(Excerpted records)

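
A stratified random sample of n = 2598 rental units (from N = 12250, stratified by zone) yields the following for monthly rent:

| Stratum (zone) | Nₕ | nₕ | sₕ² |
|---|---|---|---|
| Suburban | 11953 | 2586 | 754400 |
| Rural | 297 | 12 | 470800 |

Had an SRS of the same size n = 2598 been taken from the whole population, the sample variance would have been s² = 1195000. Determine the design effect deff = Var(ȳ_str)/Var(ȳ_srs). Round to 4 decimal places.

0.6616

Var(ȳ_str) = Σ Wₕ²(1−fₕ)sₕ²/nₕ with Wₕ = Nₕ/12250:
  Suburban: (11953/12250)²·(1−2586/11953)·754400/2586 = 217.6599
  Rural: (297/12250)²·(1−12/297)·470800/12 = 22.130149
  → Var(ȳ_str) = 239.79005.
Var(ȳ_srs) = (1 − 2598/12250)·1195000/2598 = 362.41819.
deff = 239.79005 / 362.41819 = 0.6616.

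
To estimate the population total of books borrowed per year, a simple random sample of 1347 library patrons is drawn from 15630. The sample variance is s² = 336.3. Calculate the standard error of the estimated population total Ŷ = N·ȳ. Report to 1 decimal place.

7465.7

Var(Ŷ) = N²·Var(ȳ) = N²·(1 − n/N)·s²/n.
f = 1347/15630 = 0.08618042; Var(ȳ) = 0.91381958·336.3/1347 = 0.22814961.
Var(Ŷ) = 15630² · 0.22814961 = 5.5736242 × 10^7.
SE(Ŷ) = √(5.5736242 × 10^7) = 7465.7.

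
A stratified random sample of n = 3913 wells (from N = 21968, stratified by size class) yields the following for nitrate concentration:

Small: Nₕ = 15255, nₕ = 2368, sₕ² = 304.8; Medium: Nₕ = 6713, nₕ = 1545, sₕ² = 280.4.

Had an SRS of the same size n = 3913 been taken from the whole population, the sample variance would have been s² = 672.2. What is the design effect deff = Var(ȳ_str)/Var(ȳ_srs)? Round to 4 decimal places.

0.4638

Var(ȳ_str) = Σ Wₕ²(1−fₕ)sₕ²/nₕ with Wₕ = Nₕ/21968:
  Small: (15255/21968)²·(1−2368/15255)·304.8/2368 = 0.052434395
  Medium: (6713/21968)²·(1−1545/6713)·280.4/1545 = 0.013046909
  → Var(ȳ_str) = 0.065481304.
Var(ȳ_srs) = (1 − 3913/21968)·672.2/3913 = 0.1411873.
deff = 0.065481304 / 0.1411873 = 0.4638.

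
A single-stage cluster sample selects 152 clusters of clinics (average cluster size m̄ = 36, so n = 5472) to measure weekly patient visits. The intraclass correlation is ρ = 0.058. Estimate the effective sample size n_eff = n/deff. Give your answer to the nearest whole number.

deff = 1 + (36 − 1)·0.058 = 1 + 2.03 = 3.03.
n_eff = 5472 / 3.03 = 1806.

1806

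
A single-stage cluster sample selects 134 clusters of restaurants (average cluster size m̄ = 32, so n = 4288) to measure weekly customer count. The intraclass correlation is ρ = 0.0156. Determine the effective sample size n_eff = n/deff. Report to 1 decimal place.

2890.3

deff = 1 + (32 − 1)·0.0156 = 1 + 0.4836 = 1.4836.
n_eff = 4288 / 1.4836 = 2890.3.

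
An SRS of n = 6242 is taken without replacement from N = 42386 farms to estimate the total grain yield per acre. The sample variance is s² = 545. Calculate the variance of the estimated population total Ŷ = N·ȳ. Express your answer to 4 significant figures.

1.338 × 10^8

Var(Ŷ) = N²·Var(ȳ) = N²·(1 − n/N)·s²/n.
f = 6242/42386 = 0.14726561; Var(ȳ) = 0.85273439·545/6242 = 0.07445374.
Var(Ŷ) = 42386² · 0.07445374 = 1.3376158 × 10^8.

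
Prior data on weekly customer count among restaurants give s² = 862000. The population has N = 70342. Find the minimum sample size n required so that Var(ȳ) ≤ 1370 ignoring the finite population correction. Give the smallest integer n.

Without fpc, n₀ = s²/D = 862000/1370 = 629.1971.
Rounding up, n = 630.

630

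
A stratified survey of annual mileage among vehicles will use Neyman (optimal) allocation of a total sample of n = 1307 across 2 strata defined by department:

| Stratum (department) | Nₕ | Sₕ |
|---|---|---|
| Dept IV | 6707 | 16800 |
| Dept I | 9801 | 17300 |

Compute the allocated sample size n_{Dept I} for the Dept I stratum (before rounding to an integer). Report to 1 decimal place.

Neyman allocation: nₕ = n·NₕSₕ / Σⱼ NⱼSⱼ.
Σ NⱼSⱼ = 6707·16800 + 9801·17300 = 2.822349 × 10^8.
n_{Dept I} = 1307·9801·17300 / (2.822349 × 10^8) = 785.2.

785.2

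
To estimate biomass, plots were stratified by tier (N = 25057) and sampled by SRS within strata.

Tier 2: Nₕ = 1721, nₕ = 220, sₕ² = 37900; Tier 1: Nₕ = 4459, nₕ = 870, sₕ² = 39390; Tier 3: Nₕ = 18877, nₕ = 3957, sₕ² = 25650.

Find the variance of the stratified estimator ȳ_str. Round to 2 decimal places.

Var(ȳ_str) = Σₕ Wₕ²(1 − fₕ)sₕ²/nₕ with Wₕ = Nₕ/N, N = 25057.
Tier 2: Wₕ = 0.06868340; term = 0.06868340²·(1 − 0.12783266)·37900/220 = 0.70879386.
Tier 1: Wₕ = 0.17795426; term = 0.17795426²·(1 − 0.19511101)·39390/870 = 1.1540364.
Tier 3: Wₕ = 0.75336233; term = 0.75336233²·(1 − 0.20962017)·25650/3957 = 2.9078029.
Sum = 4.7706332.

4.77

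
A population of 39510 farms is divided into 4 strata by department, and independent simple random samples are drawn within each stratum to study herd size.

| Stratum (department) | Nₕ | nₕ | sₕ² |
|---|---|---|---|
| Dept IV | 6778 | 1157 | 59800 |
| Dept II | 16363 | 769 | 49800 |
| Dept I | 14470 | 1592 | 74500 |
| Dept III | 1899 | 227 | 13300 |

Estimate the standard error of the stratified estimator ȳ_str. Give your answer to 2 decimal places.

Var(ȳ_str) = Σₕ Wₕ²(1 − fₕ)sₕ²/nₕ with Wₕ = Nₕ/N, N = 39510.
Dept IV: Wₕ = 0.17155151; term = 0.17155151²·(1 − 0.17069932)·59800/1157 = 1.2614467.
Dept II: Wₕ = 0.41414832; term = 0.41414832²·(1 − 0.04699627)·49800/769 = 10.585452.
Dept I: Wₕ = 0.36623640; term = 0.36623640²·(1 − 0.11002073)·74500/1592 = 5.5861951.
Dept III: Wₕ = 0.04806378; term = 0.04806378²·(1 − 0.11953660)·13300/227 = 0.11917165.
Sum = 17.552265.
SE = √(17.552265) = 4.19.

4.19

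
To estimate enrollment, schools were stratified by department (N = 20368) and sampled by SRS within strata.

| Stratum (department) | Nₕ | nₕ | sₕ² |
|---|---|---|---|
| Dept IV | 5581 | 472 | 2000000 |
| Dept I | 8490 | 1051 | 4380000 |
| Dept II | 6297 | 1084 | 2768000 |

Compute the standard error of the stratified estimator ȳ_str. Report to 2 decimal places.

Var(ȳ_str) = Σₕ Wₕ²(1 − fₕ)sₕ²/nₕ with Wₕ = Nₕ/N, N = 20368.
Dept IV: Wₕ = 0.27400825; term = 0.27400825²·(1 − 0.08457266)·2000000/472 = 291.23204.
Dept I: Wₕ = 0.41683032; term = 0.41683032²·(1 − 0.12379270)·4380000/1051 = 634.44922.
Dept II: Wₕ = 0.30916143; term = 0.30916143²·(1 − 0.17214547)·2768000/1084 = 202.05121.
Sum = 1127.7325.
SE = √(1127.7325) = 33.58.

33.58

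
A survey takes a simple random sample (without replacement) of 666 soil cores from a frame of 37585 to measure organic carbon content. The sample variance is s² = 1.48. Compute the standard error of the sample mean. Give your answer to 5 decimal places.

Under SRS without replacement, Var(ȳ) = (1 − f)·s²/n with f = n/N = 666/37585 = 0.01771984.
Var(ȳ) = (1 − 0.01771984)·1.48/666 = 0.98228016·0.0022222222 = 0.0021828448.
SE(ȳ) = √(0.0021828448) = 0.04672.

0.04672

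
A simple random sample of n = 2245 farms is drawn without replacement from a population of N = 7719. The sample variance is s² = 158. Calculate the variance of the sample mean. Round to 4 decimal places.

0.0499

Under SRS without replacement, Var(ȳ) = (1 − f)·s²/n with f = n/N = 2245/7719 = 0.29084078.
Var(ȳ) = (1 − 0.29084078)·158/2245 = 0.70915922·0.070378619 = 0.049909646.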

(End Excerpted records)

Task objective – Please reproduce, exactly as they appear above, the lines from the line containing "769 | 49800 |" up to and including the line containing "227 | 13300 |".

Solution for this task –
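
| Dept II | 16363 | 769 | 49800 |
| Dept I | 14470 | 1592 | 74500 |
| Dept III | 1899 | 227 | 13300 |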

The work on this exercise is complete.